_ASSIGNMENT_
Give back the data below exactly, with every line kept the same.

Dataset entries
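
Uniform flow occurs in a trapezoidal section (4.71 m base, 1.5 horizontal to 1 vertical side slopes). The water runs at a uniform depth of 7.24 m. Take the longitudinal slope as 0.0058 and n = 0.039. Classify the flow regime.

subcritical

With bottom width b = 4.71 m and side slope z = 1.5: A = (b + zy)y = (4.71 + 1.5×7.24)×7.24 = 112.7 m²; P = b + 2y√(1+z²) = 4.71 + 2×7.24×1.803 = 30.81 m.
Hydraulic radius R = A/P = 112.7/30.81 = 3.658 m.
V = (1/n) R^(2/3) √S = (1/0.039) × 3.658^(2/3) × √0.0058 = 4.636 m/s. Hydraulic depth D_h = A/T = 112.7/26.43 = 4.265 m.
Froude number Fr = V/√(g·D_h) = 4.636/√(9.81×4.265) = 0.717, which is less than 1, so the flow is subcritical.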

_ANSWER BOX_
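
Uniform flow occurs in a trapezoidal section (4.71 m base, 1.5 horizontal to 1 vertical side slopes). The water runs at a uniform depth of 7.24 m. Take the longitudinal slope as 0.0058 and n = 0.039. Classify the flow regime.

subcritical

With bottom width b = 4.71 m and side slope z = 1.5: A = (b + zy)y = (4.71 + 1.5×7.24)×7.24 = 112.7 m²; P = b + 2y√(1+z²) = 4.71 + 2×7.24×1.803 = 30.81 m.
Hydraulic radius R = A/P = 112.7/30.81 = 3.658 m.
V = (1/n) R^(2/3) √S = (1/0.039) × 3.658^(2/3) × √0.0058 = 4.636 m/s. Hydraulic depth D_h = A/T = 112.7/26.43 = 4.265 m.
Froude number Fr = V/√(g·D_h) = 4.636/√(9.81×4.265) = 0.717, which is less than 1, so the flow is subcritical.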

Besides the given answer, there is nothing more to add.